WHAT THIS TASK INVOLVES →
Working from the listing below, set down every line exactly.

EXTRACTED ENTRIES →
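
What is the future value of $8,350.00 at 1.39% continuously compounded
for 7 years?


Formula: FV = P * e^(r*t)
Exponent: r*t = 0.0139 * 7 = 0.0973
e^(0.0973) = 1.102191
FV = $8,350.00 * 1.102191 = $9,203.29

$9,203.29


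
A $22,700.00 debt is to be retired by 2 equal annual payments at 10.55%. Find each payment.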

RESPONSE TO THIS EXERCISE →
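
What is the future value of $8,350.00 at 1.39% continuously compounded
for 7 years?


Formula: FV = P * e^(r*t)
Exponent: r*t = 0.0139 * 7 = 0.0973
e^(0.0973) = 1.102191
FV = $8,350.00 * 1.102191 = $9,203.29

$9,203.29


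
A $22,700.00 debt is to be retired by 2 equal annual payments at 10.55%. Find each payment.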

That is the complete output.